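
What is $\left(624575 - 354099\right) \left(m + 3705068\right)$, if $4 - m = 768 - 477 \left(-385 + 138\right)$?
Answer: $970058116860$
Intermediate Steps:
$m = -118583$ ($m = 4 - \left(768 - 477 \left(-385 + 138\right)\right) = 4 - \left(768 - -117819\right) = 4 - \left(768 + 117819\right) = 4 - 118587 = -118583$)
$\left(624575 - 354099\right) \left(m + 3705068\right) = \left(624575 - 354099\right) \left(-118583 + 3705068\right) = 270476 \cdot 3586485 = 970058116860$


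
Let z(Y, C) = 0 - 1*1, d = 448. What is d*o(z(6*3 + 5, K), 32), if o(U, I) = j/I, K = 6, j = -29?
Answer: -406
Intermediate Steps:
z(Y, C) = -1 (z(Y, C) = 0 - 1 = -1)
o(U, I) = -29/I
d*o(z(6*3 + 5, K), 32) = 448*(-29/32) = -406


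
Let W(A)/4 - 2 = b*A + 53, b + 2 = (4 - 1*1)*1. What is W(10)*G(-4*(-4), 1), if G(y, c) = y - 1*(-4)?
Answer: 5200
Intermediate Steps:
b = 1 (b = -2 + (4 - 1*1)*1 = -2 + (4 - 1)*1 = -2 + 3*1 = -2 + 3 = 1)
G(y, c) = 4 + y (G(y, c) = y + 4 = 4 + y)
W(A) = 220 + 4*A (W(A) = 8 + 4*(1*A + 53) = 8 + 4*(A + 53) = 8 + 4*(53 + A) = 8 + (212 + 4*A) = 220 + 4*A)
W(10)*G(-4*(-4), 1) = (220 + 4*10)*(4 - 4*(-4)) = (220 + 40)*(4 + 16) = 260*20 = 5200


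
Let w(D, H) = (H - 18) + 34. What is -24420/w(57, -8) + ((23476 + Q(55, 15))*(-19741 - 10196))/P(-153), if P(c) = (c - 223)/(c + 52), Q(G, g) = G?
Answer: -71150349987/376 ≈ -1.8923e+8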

____________________

Work item: The answer must be a word-for-word reproduction of every record above.

Task output:
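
What is $\left(624575 - 354099\right) \left(m + 3705068\right)$, if $4 - m = 768 - 477 \left(-385 + 138\right)$?
Answer: $970058116860$
Intermediate Steps:
$m = -118583$ ($m = 4 - \left(768 - 477 \left(-385 + 138\right)\right) = 4 - \left(768 - -117819\right) = 4 - \left(768 + 117819\right) = 4 - 118587 = -118583$)
$\left(624575 - 354099\right) \left(m + 3705068\right) = \left(624575 - 354099\right) \left(-118583 + 3705068\right) = 270476 \cdot 3586485 = 970058116860$


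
Let z(Y, C) = 0 - 1*1, d = 448. What is d*o(z(6*3 + 5, K), 32), if o(U, I) = j/I, K = 6, j = -29?
Answer: -406
Intermediate Steps:
z(Y, C) = -1 (z(Y, C) = 0 - 1 = -1)
o(U, I) = -29/I
d*o(z(6*3 + 5, K), 32) = 448*(-29/32) = -406


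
Let W(A)/4 - 2 = b*A + 53, b + 2 = (4 - 1*1)*1. What is W(10)*G(-4*(-4), 1), if G(y, c) = y - 1*(-4)?
Answer: 5200
Intermediate Steps:
b = 1 (b = -2 + (4 - 1*1)*1 = -2 + (4 - 1)*1 = -2 + 3*1 = -2 + 3 = 1)
G(y, c) = 4 + y (G(y, c) = y + 4 = 4 + y)
W(A) = 220 + 4*A (W(A) = 8 + 4*(1*A + 53) = 8 + 4*(A + 53) = 8 + 4*(53 + A) = 8 + (212 + 4*A) = 220 + 4*A)
W(10)*G(-4*(-4), 1) = (220 + 4*10)*(4 - 4*(-4)) = (220 + 40)*(4 + 16) = 260*20 = 5200


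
Let w(D, H) = (H - 18) + 34. What is -24420/w(57, -8) + ((23476 + Q(55, 15))*(-19741 - 10196))/P(-153), if P(c) = (c - 223)/(c + 52), Q(G, g) = G?
Answer: -71150349987/376 ≈ -1.8923e+8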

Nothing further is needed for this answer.